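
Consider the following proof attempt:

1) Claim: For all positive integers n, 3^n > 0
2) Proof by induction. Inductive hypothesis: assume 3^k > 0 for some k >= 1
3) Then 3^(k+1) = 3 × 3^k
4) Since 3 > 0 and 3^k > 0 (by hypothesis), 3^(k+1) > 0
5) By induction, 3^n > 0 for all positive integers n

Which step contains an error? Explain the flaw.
Step 5: By induction, 3^n > 0 for all positive integers n

Step 5 concludes the proof by induction, but no base case was ever established. A valid induction proof requires: (1) a base case proving 3^1 > 0, and (2) an inductive step showing IF 3^k > 0 THEN 3^(k+1) > 0. Steps 2-4 correctly establish the inductive step, but without the base case the conclusion in step 5 does not follow.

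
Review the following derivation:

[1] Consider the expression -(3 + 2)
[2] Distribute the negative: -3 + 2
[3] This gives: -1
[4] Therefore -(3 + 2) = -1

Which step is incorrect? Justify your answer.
Step 2: Distribute the negative: -3 + 2

Step 2 incorrectly distributes the negative sign. The correct distribution is -(3 + 2) = -3 - 2 = -5. The negative must be applied to both terms, not just the first. The error treats -(3 + 2) as -3 + 2, which equals -1 instead of -5.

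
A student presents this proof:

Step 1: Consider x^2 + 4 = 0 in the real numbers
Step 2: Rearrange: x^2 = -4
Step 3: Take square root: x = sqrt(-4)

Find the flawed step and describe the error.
Step 3: Take square root: x = sqrt(-4)

Step 3 takes the square root of -4, which is negative. In the real number system, the square root of a negative number is undefined. The equation x^2 + 4 = 0 has no real solutions. Square roots of negative numbers only exist in the complex numbers.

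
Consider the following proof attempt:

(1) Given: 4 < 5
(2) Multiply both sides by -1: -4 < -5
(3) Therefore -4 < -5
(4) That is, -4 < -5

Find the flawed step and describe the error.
Step 2: Multiply both sides by -1: -4 < -5

Step 2 multiplies both sides by -1 but fails to reverse the inequality sign. When multiplying (or dividing) an inequality by a negative number, the direction must be reversed. Since 4 < 5, we should get -4 > -5, i.e., -4 > -5.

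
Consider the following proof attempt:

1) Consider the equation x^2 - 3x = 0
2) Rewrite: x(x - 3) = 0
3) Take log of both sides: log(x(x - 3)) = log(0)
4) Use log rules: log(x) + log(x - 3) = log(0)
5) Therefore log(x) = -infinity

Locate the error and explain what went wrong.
Step 3: Take log of both sides: log(x(x - 3)) = log(0)

Step 3 takes the logarithm of both sides, resulting in log(0) on the right side. The logarithm is only defined for positive numbers; log(0) is undefined (approaches negative infinity). This operation is invalid.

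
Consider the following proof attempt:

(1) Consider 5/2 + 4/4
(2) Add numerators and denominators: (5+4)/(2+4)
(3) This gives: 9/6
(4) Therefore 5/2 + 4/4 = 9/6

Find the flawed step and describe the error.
Step 2: Add numerators and denominators: (5+4)/(2+4)

Step 2 incorrectly adds fractions by separately adding numerators and denominators. This is wrong. The correct method requires a common denominator: 5/2 + 4/4 = (5×4 + 4×2)/(2×4) = 28/8 = 7/2. The method used gives 9/6, which is different.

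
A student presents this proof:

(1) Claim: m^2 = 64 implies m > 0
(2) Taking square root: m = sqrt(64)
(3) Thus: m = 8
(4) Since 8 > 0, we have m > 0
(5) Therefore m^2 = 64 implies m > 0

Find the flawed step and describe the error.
Step 2: Taking square root: m = sqrt(64)

Step 2 takes the square root and assumes the positive root only. The equation m^2 = 64 actually has two solutions: m = 8 and m = -8. The proof silently assumes m > 0 without justification, then uses this assumption to conclude m > 0, which is circular. The counterexample m = -8 shows the claim is false.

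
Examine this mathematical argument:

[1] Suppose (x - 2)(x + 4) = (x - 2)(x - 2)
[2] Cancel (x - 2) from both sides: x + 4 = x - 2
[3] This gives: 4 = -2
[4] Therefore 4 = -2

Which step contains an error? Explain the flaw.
Step 2: Cancel (x - 2) from both sides: x + 4 = x - 2

Step 2 cancels (x - 2) from both sides. This is only valid if (x - 2) ≠ 0, i.e., x ≠ 2. When x = 2, both sides equal zero regardless of the other factors. The correct approach requires considering x = 2 as a separate case.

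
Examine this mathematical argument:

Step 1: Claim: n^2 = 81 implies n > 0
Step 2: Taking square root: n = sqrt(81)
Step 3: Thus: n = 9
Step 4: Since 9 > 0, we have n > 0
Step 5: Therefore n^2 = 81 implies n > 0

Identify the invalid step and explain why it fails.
Step 2: Taking square root: n = sqrt(81)

Step 2 takes the square root and assumes the positive root only. The equation n^2 = 81 actually has two solutions: n = 9 and n = -9. The proof silently assumes n > 0 without justification, then uses this assumption to conclude n > 0, which is circular. The counterexample n = -9 shows the claim is false.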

####

Every line of the material that includes the word "implies" needs to be copied.

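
(1) Claim: m^2 = 64 implies m > 0
(5) Therefore m^2 = 64 implies m > 0
Step 1: Claim: n^2 = 81 implies n > 0
Step 5: Therefore n^2 = 81 implies n > 0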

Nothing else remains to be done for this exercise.